■ Task goal
Reproduce the entries exactly as they appear below.

───── Data provided ─────

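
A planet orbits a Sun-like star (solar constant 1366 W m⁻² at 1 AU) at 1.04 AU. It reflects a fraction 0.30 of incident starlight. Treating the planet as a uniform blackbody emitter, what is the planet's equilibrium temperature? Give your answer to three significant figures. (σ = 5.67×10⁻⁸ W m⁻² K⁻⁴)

Flux at 1.04 AU: S = 1366/1.04² = 1260 W m⁻².
Energy balance: absorbed = emitted ⇒ πR²·S(1−A) = 4πR²·σT_eq⁴, so T_eq⁴ = S(1−A)/(4σ).
T_eq = [1260 × 0.70 / (4 × 5.67×10⁻⁸)]^(1/4) = (3.90×10⁹)^(1/4) = 250 K.

T_eq ≈ 250 K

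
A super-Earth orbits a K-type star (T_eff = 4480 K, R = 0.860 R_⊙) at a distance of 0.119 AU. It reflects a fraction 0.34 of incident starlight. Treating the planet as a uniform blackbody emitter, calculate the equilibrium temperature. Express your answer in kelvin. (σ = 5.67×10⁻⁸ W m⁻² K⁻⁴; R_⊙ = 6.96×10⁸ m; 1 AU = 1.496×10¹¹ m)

R_⋆ = 0.860 × 6.96×10⁸ = 5.99×10⁸ m.
d = 0.119 AU = 1.78×10¹⁰ m.
L = 4πR_⋆²σT_⋆⁴ = 4π(5.99×10⁸)² × 5.67×10⁻⁸ × (4480)⁴ = 1.03×10²⁶ W.
S = L/(4πd²) = 2.58×10⁴ W m⁻².
Energy balance: absorbed = emitted ⇒ πR²·S(1−A) = 4πR²·σT_eq⁴, so T_eq⁴ = S(1−A)/(4σ).
T_eq = [2.58×10⁴ × 0.66 / (4 × 5.67×10⁻⁸)]^(1/4) = (7.51×10¹⁰)^(1/4) = 524 K.

T_eq ≈ 524 K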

─────

■ Answer area
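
A planet orbits a Sun-like star (solar constant 1366 W m⁻² at 1 AU) at 1.04 AU. It reflects a fraction 0.30 of incident starlight. Treating the planet as a uniform blackbody emitter, what is the planet's equilibrium temperature? Give your answer to three significant figures. (σ = 5.67×10⁻⁸ W m⁻² K⁻⁴)

Flux at 1.04 AU: S = 1366/1.04² = 1260 W m⁻².
Energy balance: absorbed = emitted ⇒ πR²·S(1−A) = 4πR²·σT_eq⁴, so T_eq⁴ = S(1−A)/(4σ).
T_eq = [1260 × 0.70 / (4 × 5.67×10⁻⁸)]^(1/4) = (3.90×10⁹)^(1/4) = 250 K.

T_eq ≈ 250 K

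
A super-Earth orbits a K-type star (T_eff = 4480 K, R = 0.860 R_⊙) at a distance of 0.119 AU. It reflects a fraction 0.34 of incident starlight. Treating the planet as a uniform blackbody emitter, calculate the equilibrium temperature. Express your answer in kelvin. (σ = 5.67×10⁻⁸ W m⁻² K⁻⁴; R_⊙ = 6.96×10⁸ m; 1 AU = 1.496×10¹¹ m)

R_⋆ = 0.860 × 6.96×10⁸ = 5.99×10⁸ m.
d = 0.119 AU = 1.78×10¹⁰ m.
L = 4πR_⋆²σT_⋆⁴ = 4π(5.99×10⁸)² × 5.67×10⁻⁸ × (4480)⁴ = 1.03×10²⁶ W.
S = L/(4πd²) = 2.58×10⁴ W m⁻².
Energy balance: absorbed = emitted ⇒ πR²·S(1−A) = 4πR²·σT_eq⁴, so T_eq⁴ = S(1−A)/(4σ).
T_eq = [2.58×10⁴ × 0.66 / (4 × 5.67×10⁻⁸)]^(1/4) = (7.51×10¹⁰)^(1/4) = 524 K.

T_eq ≈ 524 K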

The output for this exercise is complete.